▶ [ACTION ITEM]:
Copy every record word for word.

(Items from a data source)
────
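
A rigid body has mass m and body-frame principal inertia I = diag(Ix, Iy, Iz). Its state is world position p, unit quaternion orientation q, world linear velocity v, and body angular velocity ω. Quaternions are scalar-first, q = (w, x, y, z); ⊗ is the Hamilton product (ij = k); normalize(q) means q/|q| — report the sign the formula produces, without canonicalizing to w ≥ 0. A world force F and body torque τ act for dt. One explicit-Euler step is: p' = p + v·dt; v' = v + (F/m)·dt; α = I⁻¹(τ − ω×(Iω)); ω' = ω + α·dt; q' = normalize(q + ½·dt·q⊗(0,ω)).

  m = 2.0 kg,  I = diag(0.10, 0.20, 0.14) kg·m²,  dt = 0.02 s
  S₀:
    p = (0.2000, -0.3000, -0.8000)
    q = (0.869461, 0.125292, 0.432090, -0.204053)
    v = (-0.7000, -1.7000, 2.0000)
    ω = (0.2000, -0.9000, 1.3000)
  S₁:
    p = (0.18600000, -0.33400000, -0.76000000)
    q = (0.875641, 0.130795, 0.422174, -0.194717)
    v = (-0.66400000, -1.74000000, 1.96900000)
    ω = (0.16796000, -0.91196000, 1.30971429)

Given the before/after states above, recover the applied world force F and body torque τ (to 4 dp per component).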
────
▶ [COMPLETED TASK]:
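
A rigid body has mass m and body-frame principal inertia I = diag(Ix, Iy, Iz). Its state is world position p, unit quaternion orientation q, world linear velocity v, and body angular velocity ω. Quaternions are scalar-first, q = (w, x, y, z); ⊗ is the Hamilton product (ij = k); normalize(q) means q/|q| — report the sign the formula produces, without canonicalizing to w ≥ 0. A world force F and body torque τ act for dt. One explicit-Euler step is: p' = p + v·dt; v' = v + (F/m)·dt; α = I⁻¹(τ − ω×(Iω)); ω' = ω + α·dt; q' = normalize(q + ½·dt·q⊗(0,ω)).

  m = 2.0 kg,  I = diag(0.10, 0.20, 0.14) kg·m²,  dt = 0.02 s
  S₀:
    p = (0.2000, -0.3000, -0.8000)
    q = (0.869461, 0.125292, 0.432090, -0.204053)
    v = (-0.7000, -1.7000, 2.0000)
    ω = (0.2000, -0.9000, 1.3000)
  S₁:
    p = (0.18600000, -0.33400000, -0.76000000)
    q = (0.875641, 0.130795, 0.422174, -0.194717)
    v = (-0.66400000, -1.74000000, 1.96900000)
    ω = (0.16796000, -0.91196000, 1.30971429)

Given the before/after states above, recover the applied world force F and body torque τ (to 4 dp per component).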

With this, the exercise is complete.